Stored data entries
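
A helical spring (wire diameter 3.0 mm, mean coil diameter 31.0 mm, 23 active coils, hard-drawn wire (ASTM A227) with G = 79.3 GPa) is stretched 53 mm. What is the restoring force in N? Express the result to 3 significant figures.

62.1 N

k = Gd⁴/(8D³N_a) = (79.3×10³)(3.0⁴)/(8·31.0³·23) = 1.1718 N/mm
F = k·δ = 1.1718 × 53 = 62.106 N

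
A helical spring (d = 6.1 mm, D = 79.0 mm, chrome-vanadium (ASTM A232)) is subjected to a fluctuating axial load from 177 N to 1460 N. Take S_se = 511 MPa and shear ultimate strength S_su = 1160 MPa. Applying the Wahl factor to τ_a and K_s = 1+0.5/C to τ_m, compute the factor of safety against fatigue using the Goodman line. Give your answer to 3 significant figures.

0.531

C = D/d = 79.0/6.1 = 12.9508; K_W = (4C−1)/(4C−4)+0.615/C = 1.1102; K_s = 1+0.5/C = 1.0386
F_a = (F_max−F_min)/2 = 641.5 N; F_m = (F_max+F_min)/2 = 818.5 N
τ_a = K_W·8F_aD/(πd³) = 1.1102 × 568.56 = 631.24 MPa
τ_m = K_s·8F_mD/(πd³) = 1.0386 × 725.43 = 753.44 MPa
Goodman: 1/n_f = τ_a/S_se + τ_m/S_su = 631.24/511 + 753.44/1160 = 1.23530 + 0.64952 = 1.8848
n_f = 1/1.8848 = 0.5306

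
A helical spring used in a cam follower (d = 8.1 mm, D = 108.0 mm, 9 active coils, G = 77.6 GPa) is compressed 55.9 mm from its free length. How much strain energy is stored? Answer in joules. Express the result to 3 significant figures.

k = Gd⁴/(8D³N_a) = (77.6×10³)(8.1⁴)/(8·108.0³·9) = 3.683 N/mm
U = ½kδ² = 0.5 × 3.683 × 55.9² = 5754.3 N·mm = 5.7543 J

5.75 J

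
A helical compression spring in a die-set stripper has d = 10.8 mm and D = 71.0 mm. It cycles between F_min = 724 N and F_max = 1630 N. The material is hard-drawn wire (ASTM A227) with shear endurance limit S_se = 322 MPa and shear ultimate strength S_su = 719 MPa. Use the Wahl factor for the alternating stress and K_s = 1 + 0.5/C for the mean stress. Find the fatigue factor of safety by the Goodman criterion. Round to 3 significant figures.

C = D/d = 71.0/10.8 = 6.5741; K_W = (4C−1)/(4C−4)+0.615/C = 1.2281; K_s = 1+0.5/C = 1.0761
F_a = (F_max−F_min)/2 = 453 N; F_m = (F_max+F_min)/2 = 1177 N
τ_a = K_W·8F_aD/(πd³) = 1.2281 × 65.017 = 79.847 MPa
τ_m = K_s·8F_mD/(πd³) = 1.0761 × 168.93 = 181.78 MPa
Goodman: 1/n_f = τ_a/S_se + τ_m/S_su = 79.847/322 + 181.78/719 = 0.24797 + 0.25282 = 0.50079
n_f = 1/0.50079 = 1.997

2.00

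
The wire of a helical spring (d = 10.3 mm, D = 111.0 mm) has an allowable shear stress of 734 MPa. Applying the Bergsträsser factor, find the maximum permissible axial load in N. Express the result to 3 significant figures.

2520 N

C = D/d = 111.0/10.3 = 10.7767
K_B = (4C+2)/(4C−3) = 45.107/40.107 = 1.1247
τ_max = K·8FD/(πd³) → F_max = τ_allow·πd³/(8DK)
F_max = 734·π·10.3³/(8·111.0·1.1247) = 2.5198e+06/998.7 = 2523 N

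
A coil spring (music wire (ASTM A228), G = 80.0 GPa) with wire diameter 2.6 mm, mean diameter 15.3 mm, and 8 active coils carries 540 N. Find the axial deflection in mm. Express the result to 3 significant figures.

33.9 mm

k = Gd⁴/(8D³N_a) = (80.0×10³)(2.6⁴)/(8·15.3³·8) = 15.949 N/mm
δ = F/k = 540 / 15.949 = 33.858 mm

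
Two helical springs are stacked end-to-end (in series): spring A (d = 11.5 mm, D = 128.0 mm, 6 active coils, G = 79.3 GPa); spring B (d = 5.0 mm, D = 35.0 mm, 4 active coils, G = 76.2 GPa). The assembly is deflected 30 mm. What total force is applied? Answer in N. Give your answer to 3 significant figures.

296 N

k_A = Gd⁴/(8D³N_a) = (79.3×10³)(11.5⁴)/(8·128.0³·6) = 13.778 N/mm
k_B = Gd⁴/(8D³N_a) = (76.2×10³)(5.0⁴)/(8·35.0³·4) = 34.712 N/mm
Series: 1/k_eq = 1/13.778 + 1/34.712 = 0.10139; k_eq = 9.8632 N/mm
F = k_eq·δ = 9.8632·30 = 295.9 N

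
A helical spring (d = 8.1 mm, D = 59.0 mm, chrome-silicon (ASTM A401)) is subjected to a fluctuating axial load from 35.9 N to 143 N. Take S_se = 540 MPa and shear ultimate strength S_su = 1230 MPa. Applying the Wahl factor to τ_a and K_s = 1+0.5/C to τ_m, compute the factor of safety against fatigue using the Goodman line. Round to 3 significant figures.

C = D/d = 59.0/8.1 = 7.2840; K_W = (4C−1)/(4C−4)+0.615/C = 1.2038; K_s = 1+0.5/C = 1.0686
F_a = (F_max−F_min)/2 = 53.55 N; F_m = (F_max+F_min)/2 = 89.45 N
τ_a = K_W·8F_aD/(πd³) = 1.2038 × 15.139 = 18.224 MPa
τ_m = K_s·8F_mD/(πd³) = 1.0686 × 25.288 = 27.024 MPa
Goodman: 1/n_f = τ_a/S_se + τ_m/S_su = 18.224/540 + 27.024/1230 = 0.03375 + 0.02197 = 0.055719
n_f = 1/0.055719 = 17.95

17.9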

What the task asks>
Transcribe every entry exactly.

Written answer>
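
A helical spring (wire diameter 3.0 mm, mean coil diameter 31.0 mm, 23 active coils, hard-drawn wire (ASTM A227) with G = 79.3 GPa) is stretched 53 mm. What is the restoring force in N? Express the result to 3 significant figures.

62.1 N

k = Gd⁴/(8D³N_a) = (79.3×10³)(3.0⁴)/(8·31.0³·23) = 1.1718 N/mm
F = k·δ = 1.1718 × 53 = 62.106 N

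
A helical spring (d = 6.1 mm, D = 79.0 mm, chrome-vanadium (ASTM A232)) is subjected to a fluctuating axial load from 177 N to 1460 N. Take S_se = 511 MPa and shear ultimate strength S_su = 1160 MPa. Applying the Wahl factor to τ_a and K_s = 1+0.5/C to τ_m, compute the factor of safety against fatigue using the Goodman line. Give your answer to 3 significant figures.

0.531

C = D/d = 79.0/6.1 = 12.9508; K_W = (4C−1)/(4C−4)+0.615/C = 1.1102; K_s = 1+0.5/C = 1.0386
F_a = (F_max−F_min)/2 = 641.5 N; F_m = (F_max+F_min)/2 = 818.5 N
τ_a = K_W·8F_aD/(πd³) = 1.1102 × 568.56 = 631.24 MPa
τ_m = K_s·8F_mD/(πd³) = 1.0386 × 725.43 = 753.44 MPa
Goodman: 1/n_f = τ_a/S_se + τ_m/S_su = 631.24/511 + 753.44/1160 = 1.23530 + 0.64952 = 1.8848
n_f = 1/1.8848 = 0.5306

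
A helical spring used in a cam follower (d = 8.1 mm, D = 108.0 mm, 9 active coils, G = 77.6 GPa) is compressed 55.9 mm from its free length. How much strain energy is stored? Answer in joules. Express the result to 3 significant figures.

k = Gd⁴/(8D³N_a) = (77.6×10³)(8.1⁴)/(8·108.0³·9) = 3.683 N/mm
U = ½kδ² = 0.5 × 3.683 × 55.9² = 5754.3 N·mm = 5.7543 J

5.75 J

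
A helical compression spring in a die-set stripper has d = 10.8 mm and D = 71.0 mm. It cycles between F_min = 724 N and F_max = 1630 N. The material is hard-drawn wire (ASTM A227) with shear endurance limit S_se = 322 MPa and shear ultimate strength S_su = 719 MPa. Use the Wahl factor for the alternating stress and K_s = 1 + 0.5/C for the mean stress. Find the fatigue factor of safety by the Goodman criterion. Round to 3 significant figures.

C = D/d = 71.0/10.8 = 6.5741; K_W = (4C−1)/(4C−4)+0.615/C = 1.2281; K_s = 1+0.5/C = 1.0761
F_a = (F_max−F_min)/2 = 453 N; F_m = (F_max+F_min)/2 = 1177 N
τ_a = K_W·8F_aD/(πd³) = 1.2281 × 65.017 = 79.847 MPa
τ_m = K_s·8F_mD/(πd³) = 1.0761 × 168.93 = 181.78 MPa
Goodman: 1/n_f = τ_a/S_se + τ_m/S_su = 79.847/322 + 181.78/719 = 0.24797 + 0.25282 = 0.50079
n_f = 1/0.50079 = 1.997

2.00

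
The wire of a helical spring (d = 10.3 mm, D = 111.0 mm) has an allowable shear stress of 734 MPa. Applying the Bergsträsser factor, find the maximum permissible axial load in N. Express the result to 3 significant figures.

2520 N

C = D/d = 111.0/10.3 = 10.7767
K_B = (4C+2)/(4C−3) = 45.107/40.107 = 1.1247
τ_max = K·8FD/(πd³) → F_max = τ_allow·πd³/(8DK)
F_max = 734·π·10.3³/(8·111.0·1.1247) = 2.5198e+06/998.7 = 2523 N

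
A coil spring (music wire (ASTM A228), G = 80.0 GPa) with wire diameter 2.6 mm, mean diameter 15.3 mm, and 8 active coils carries 540 N. Find the axial deflection in mm. Express the result to 3 significant figures.

33.9 mm

k = Gd⁴/(8D³N_a) = (80.0×10³)(2.6⁴)/(8·15.3³·8) = 15.949 N/mm
δ = F/k = 540 / 15.949 = 33.858 mm

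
Two helical springs are stacked end-to-end (in series): spring A (d = 11.5 mm, D = 128.0 mm, 6 active coils, G = 79.3 GPa); spring B (d = 5.0 mm, D = 35.0 mm, 4 active coils, G = 76.2 GPa). The assembly is deflected 30 mm. What total force is applied? Answer in N. Give your answer to 3 significant figures.

296 N

k_A = Gd⁴/(8D³N_a) = (79.3×10³)(11.5⁴)/(8·128.0³·6) = 13.778 N/mm
k_B = Gd⁴/(8D³N_a) = (76.2×10³)(5.0⁴)/(8·35.0³·4) = 34.712 N/mm
Series: 1/k_eq = 1/13.778 + 1/34.712 = 0.10139; k_eq = 9.8632 N/mm
F = k_eq·δ = 9.8632·30 = 295.9 N

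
A helical spring (d = 8.1 mm, D = 59.0 mm, chrome-silicon (ASTM A401)) is subjected to a fluctuating axial load from 35.9 N to 143 N. Take S_se = 540 MPa and shear ultimate strength S_su = 1230 MPa. Applying the Wahl factor to τ_a and K_s = 1+0.5/C to τ_m, compute the factor of safety against fatigue using the Goodman line. Round to 3 significant figures.

C = D/d = 59.0/8.1 = 7.2840; K_W = (4C−1)/(4C−4)+0.615/C = 1.2038; K_s = 1+0.5/C = 1.0686
F_a = (F_max−F_min)/2 = 53.55 N; F_m = (F_max+F_min)/2 = 89.45 N
τ_a = K_W·8F_aD/(πd³) = 1.2038 × 15.139 = 18.224 MPa
τ_m = K_s·8F_mD/(πd³) = 1.0686 × 25.288 = 27.024 MPa
Goodman: 1/n_f = τ_a/S_se + τ_m/S_su = 18.224/540 + 27.024/1230 = 0.03375 + 0.02197 = 0.055719
n_f = 1/0.055719 = 17.95

17.9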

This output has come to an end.